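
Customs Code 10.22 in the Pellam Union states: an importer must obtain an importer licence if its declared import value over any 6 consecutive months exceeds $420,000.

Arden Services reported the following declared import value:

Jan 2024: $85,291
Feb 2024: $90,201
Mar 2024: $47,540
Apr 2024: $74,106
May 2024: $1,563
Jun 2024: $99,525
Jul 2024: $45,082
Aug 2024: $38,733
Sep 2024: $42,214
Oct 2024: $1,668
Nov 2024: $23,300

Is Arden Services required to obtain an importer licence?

No

Jan 2024–Jun 2024: $85,291 + $90,201 + $47,540 + $74,106 + $1,563 + $99,525 = $398,226 (under)
Feb 2024–Jul 2024: $90,201 + $47,540 + $74,106 + $1,563 + $99,525 + $45,082 = $358,017 (under)
Mar 2024–Aug 2024: $47,540 + $74,106 + $1,563 + $99,525 + $45,082 + $38,733 = $306,549 (under)
Apr 2024–Sep 2024: $74,106 + $1,563 + $99,525 + $45,082 + $38,733 + $42,214 = $301,223 (under)
May 2024–Oct 2024: $1,563 + $99,525 + $45,082 + $38,733 + $42,214 + $1,668 = $228,785 (under)
Jun 2024–Nov 2024: $99,525 + $45,082 + $38,733 + $42,214 + $1,668 + $23,300 = $250,522 (under)
No window exceeds $420,000.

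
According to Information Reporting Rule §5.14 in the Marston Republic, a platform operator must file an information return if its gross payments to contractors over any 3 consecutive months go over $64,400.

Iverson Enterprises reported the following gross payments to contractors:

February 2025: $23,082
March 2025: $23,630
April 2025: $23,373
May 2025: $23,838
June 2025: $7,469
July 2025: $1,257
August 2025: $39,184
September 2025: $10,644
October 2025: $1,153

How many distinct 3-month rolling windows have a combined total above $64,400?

2

February 2025–April 2025: $23,082 + $23,630 + $23,373 = $70,085 (over)
March 2025–May 2025: $23,630 + $23,373 + $23,838 = $70,841 (over)
April 2025–June 2025: $23,373 + $23,838 + $7,469 = $54,680 (under)
May 2025–July 2025: $23,838 + $7,469 + $1,257 = $32,564 (under)
June 2025–August 2025: $7,469 + $1,257 + $39,184 = $47,910 (under)
July 2025–September 2025: $1,257 + $39,184 + $10,644 = $51,085 (under)
August 2025–October 2025: $39,184 + $10,644 + $1,153 = $50,981 (under)
2 windows exceed the threshold.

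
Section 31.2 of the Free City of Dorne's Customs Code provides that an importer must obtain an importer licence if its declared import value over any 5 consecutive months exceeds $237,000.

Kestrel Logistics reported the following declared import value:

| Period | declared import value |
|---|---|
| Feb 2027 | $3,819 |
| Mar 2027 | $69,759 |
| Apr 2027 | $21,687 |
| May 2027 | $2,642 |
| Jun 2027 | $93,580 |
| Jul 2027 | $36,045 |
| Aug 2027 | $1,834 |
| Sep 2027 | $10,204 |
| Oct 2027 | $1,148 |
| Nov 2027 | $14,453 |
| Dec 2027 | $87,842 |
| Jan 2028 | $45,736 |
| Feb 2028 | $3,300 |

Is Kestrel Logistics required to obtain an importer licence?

Feb 2027–Jun 2027: $3,819 + $69,759 + $21,687 + $2,642 + $93,580 = $191,487 (under)
Mar 2027–Jul 2027: $69,759 + $21,687 + $2,642 + $93,580 + $36,045 = $223,713 (under)
Apr 2027–Aug 2027: $21,687 + $2,642 + $93,580 + $36,045 + $1,834 = $155,788 (under)
May 2027–Sep 2027: $2,642 + $93,580 + $36,045 + $1,834 + $10,204 = $144,305 (under)
Jun 2027–Oct 2027: $93,580 + $36,045 + $1,834 + $10,204 + $1,148 = $142,811 (under)
Jul 2027–Nov 2027: $36,045 + $1,834 + $10,204 + $1,148 + $14,453 = $63,684 (under)
Aug 2027–Dec 2027: $1,834 + $10,204 + $1,148 + $14,453 + $87,842 = $115,481 (under)
Sep 2027–Jan 2028: $10,204 + $1,148 + $14,453 + $87,842 + $45,736 = $159,383 (under)
Oct 2027–Feb 2028: $1,148 + $14,453 + $87,842 + $45,736 + $3,300 = $152,479 (under)
No window exceeds $237,000.

No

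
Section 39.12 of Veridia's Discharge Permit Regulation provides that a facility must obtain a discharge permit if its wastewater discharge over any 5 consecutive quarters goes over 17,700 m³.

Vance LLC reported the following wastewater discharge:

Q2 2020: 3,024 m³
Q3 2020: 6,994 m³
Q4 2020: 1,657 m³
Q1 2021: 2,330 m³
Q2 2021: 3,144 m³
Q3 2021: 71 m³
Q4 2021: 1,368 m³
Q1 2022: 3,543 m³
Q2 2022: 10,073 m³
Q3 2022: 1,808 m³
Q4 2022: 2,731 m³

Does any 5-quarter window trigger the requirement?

Q2 2020–Q2 2021: 3,024 m³ + 6,994 m³ + 1,657 m³ + 2,330 m³ + 3,144 m³ = 17,149 m³ (under)
Q3 2020–Q3 2021: 6,994 m³ + 1,657 m³ + 2,330 m³ + 3,144 m³ + 71 m³ = 14,196 m³ (under)
Q4 2020–Q4 2021: 1,657 m³ + 2,330 m³ + 3,144 m³ + 71 m³ + 1,368 m³ = 8,570 m³ (under)
Q1 2021–Q1 2022: 2,330 m³ + 3,144 m³ + 71 m³ + 1,368 m³ + 3,543 m³ = 10,456 m³ (under)
Q2 2021–Q2 2022: 3,144 m³ + 71 m³ + 1,368 m³ + 3,543 m³ + 10,073 m³ = 18,199 m³ (over)
Q3 2021–Q3 2022: 71 m³ + 1,368 m³ + 3,543 m³ + 10,073 m³ + 1,808 m³ = 16,863 m³ (under)
Q4 2021–Q4 2022: 1,368 m³ + 3,543 m³ + 10,073 m³ + 1,808 m³ + 2,731 m³ = 19,523 m³ (over)
At least one window exceeds 17,700 m³.

Yes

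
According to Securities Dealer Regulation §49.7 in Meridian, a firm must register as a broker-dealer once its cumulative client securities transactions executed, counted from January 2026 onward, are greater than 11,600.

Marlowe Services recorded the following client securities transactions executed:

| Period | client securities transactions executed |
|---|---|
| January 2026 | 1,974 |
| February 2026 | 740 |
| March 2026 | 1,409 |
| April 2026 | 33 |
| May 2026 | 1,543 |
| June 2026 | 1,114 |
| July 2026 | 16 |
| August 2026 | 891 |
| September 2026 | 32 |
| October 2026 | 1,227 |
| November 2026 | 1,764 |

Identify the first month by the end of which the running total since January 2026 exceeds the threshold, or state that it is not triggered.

Through January 2026: 1,974
Through February 2026: 2,714
Through March 2026: 4,123
Through April 2026: 4,156
Through May 2026: 5,699
Through June 2026: 6,813
Through July 2026: 6,829
Through August 2026: 7,720
Through September 2026: 7,752
Through October 2026: 8,979
Through November 2026: 10,743
Final cumulative total 10,743 ≤ 11,600; the threshold is never exceeded.

Not triggered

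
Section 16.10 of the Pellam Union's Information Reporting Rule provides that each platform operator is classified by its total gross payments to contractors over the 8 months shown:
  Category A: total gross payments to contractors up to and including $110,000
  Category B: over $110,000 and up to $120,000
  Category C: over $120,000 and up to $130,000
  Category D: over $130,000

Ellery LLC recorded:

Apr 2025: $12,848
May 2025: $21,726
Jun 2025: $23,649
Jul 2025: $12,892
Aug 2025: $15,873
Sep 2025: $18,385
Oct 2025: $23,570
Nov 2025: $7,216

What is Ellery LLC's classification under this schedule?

Total gross payments to contractors: $12,848 + $21,726 + $23,649 + $12,892 + $15,873 + $18,385 + $23,570 + $7,216 = $136,159.
$136,159 > $130,000, so Category D applies.

Category D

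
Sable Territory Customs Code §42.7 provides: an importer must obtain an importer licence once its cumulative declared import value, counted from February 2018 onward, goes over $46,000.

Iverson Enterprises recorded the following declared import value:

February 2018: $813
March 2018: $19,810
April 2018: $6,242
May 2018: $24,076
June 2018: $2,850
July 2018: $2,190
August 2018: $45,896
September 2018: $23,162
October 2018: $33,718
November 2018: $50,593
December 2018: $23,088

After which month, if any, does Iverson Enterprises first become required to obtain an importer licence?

Through February 2018: $813
Through March 2018: $20,623
Through April 2018: $26,865
Through May 2018: $50,941 ← exceeds threshold

May 2018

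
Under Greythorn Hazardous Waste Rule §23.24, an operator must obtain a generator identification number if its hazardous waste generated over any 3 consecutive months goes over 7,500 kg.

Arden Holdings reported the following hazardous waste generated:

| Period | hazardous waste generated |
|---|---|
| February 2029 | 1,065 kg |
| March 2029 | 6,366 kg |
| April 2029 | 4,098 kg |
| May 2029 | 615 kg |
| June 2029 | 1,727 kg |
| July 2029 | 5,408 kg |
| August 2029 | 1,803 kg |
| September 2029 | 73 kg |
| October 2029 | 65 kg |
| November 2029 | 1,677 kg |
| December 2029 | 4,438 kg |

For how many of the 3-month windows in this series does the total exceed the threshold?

February 2029–April 2029: 1,065 kg + 6,366 kg + 4,098 kg = 11,529 kg (over)
March 2029–May 2029: 6,366 kg + 4,098 kg + 615 kg = 11,079 kg (over)
April 2029–June 2029: 4,098 kg + 615 kg + 1,727 kg = 6,440 kg (under)
May 2029–July 2029: 615 kg + 1,727 kg + 5,408 kg = 7,750 kg (over)
June 2029–August 2029: 1,727 kg + 5,408 kg + 1,803 kg = 8,938 kg (over)
July 2029–September 2029: 5,408 kg + 1,803 kg + 73 kg = 7,284 kg (under)
August 2029–October 2029: 1,803 kg + 73 kg + 65 kg = 1,941 kg (under)
September 2029–November 2029: 73 kg + 65 kg + 1,677 kg = 1,815 kg (under)
October 2029–December 2029: 65 kg + 1,677 kg + 4,438 kg = 6,180 kg (under)
4 windows exceed the threshold.

4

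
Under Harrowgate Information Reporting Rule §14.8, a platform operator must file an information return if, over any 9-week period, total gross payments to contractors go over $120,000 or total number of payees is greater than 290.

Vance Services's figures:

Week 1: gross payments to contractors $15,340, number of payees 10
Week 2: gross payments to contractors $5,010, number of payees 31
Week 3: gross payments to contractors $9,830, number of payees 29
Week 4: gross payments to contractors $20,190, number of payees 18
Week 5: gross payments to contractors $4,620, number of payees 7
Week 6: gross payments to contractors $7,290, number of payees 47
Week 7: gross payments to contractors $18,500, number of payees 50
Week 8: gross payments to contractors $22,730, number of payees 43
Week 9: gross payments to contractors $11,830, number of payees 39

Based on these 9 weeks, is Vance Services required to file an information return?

No

Total gross payments to contractors: $15,340 + $5,010 + $9,830 + $20,190 + $4,620 + $7,290 + $18,500 + $22,730 + $11,830 = $115,340 (≤ $120,000).
Total number of payees: 10 + 31 + 29 + 18 + 7 + 47 + 50 + 43 + 39 = 274 (≤ 290).
The test is 'or': neither threshold is exceeded.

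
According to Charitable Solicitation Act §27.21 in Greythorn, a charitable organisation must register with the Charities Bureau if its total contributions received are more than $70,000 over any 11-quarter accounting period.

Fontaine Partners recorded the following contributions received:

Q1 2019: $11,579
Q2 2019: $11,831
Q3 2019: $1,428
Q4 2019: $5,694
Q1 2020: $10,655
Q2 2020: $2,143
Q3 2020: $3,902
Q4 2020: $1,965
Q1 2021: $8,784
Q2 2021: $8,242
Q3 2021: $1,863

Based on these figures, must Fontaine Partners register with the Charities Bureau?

Total contributions received: $11,579 + $11,831 + $1,428 + $5,694 + $10,655 + $2,143 + $3,902 + $1,965 + $8,784 + $8,242 + $1,863 = $68,086.
$68,086 ≤ $70,000, so the threshold is not exceeded.

No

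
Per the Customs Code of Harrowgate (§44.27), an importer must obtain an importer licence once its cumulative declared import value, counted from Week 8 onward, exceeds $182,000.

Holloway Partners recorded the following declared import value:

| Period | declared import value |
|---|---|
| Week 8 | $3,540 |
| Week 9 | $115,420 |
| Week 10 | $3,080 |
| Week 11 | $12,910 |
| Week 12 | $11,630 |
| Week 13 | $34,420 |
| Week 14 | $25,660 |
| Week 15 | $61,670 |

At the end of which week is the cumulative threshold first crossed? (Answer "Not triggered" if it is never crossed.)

Week 14

Through Week 8: $3,540
Through Week 9: $118,960
Through Week 10: $122,040
Through Week 11: $134,950
Through Week 12: $146,580
Through Week 13: $181,000
Through Week 14: $206,660 ← exceeds threshold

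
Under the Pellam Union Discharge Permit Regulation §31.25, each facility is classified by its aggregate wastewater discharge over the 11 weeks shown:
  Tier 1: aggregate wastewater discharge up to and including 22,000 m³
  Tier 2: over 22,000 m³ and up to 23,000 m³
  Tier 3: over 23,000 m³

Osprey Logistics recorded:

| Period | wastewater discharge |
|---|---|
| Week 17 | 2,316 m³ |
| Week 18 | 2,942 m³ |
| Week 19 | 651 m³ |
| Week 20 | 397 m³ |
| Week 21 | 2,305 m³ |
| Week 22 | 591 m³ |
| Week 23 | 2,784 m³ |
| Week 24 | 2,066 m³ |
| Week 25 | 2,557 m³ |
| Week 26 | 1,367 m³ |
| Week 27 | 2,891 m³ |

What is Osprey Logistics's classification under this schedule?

Aggregate wastewater discharge: 2,316 m³ + 2,942 m³ + 651 m³ + 397 m³ + 2,305 m³ + 591 m³ + 2,784 m³ + 2,066 m³ + 2,557 m³ + 1,367 m³ + 2,891 m³ = 20,867 m³.
20,867 m³ ≤ 22,000 m³, so Tier 1 applies.

Tier 1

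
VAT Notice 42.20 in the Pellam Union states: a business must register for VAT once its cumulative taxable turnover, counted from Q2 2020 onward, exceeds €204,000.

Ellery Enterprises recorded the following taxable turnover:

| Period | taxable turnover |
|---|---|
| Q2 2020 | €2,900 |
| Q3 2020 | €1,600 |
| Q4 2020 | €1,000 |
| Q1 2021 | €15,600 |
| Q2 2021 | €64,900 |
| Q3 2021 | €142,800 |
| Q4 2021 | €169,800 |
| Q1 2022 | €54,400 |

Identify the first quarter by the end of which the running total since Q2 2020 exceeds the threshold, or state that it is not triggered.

Through Q2 2020: €2,900
Through Q3 2020: €4,500
Through Q4 2020: €5,500
Through Q1 2021: €21,100
Through Q2 2021: €86,000
Through Q3 2021: €228,800 ← exceeds threshold

Q3 2021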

········

**What the task requires**: Look back at the entries above and repeat, unchanged, every line from the line holding "September 2025: $10,644" through the line holding "Section 39.12 of".

**Exercise solution**:
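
September 2025: $10,644
October 2025: $1,153

How many distinct 3-month rolling windows have a combined total above $64,400?

2

February 2025–April 2025: $23,082 + $23,630 + $23,373 = $70,085 (over)
March 2025–May 2025: $23,630 + $23,373 + $23,838 = $70,841 (over)
April 2025–June 2025: $23,373 + $23,838 + $7,469 = $54,680 (under)
May 2025–July 2025: $23,838 + $7,469 + $1,257 = $32,564 (under)
June 2025–August 2025: $7,469 + $1,257 + $39,184 = $47,910 (under)
July 2025–September 2025: $1,257 + $39,184 + $10,644 = $51,085 (under)
August 2025–October 2025: $39,184 + $10,644 + $1,153 = $50,981 (under)
2 windows exceed the threshold.

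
Section 31.2 of the Free City of Dorne's Customs Code provides that an importer must obtain an importer licence if its declared import value over any 5 consecutive months exceeds $237,000.

Kestrel Logistics reported the following declared import value:

| Period | declared import value |
|---|---|
| Feb 2027 | $3,819 |
| Mar 2027 | $69,759 |
| Apr 2027 | $21,687 |
| May 2027 | $2,642 |
| Jun 2027 | $93,580 |
| Jul 2027 | $36,045 |
| Aug 2027 | $1,834 |
| Sep 2027 | $10,204 |
| Oct 2027 | $1,148 |
| Nov 2027 | $14,453 |
| Dec 2027 | $87,842 |
| Jan 2028 | $45,736 |
| Feb 2028 | $3,300 |

Is Kestrel Logistics required to obtain an importer licence?

Feb 2027–Jun 2027: $3,819 + $69,759 + $21,687 + $2,642 + $93,580 = $191,487 (under)
Mar 2027–Jul 2027: $69,759 + $21,687 + $2,642 + $93,580 + $36,045 = $223,713 (under)
Apr 2027–Aug 2027: $21,687 + $2,642 + $93,580 + $36,045 + $1,834 = $155,788 (under)
May 2027–Sep 2027: $2,642 + $93,580 + $36,045 + $1,834 + $10,204 = $144,305 (under)
Jun 2027–Oct 2027: $93,580 + $36,045 + $1,834 + $10,204 + $1,148 = $142,811 (under)
Jul 2027–Nov 2027: $36,045 + $1,834 + $10,204 + $1,148 + $14,453 = $63,684 (under)
Aug 2027–Dec 2027: $1,834 + $10,204 + $1,148 + $14,453 + $87,842 = $115,481 (under)
Sep 2027–Jan 2028: $10,204 + $1,148 + $14,453 + $87,842 + $45,736 = $159,383 (under)
Oct 2027–Feb 2028: $1,148 + $14,453 + $87,842 + $45,736 + $3,300 = $152,479 (under)
No window exceeds $237,000.

No

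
Section 39.12 of Veridia's Discharge Permit Regulation provides that a facility must obtain a discharge permit if its wastewater discharge over any 5 consecutive quarters goes over 17,700 m³.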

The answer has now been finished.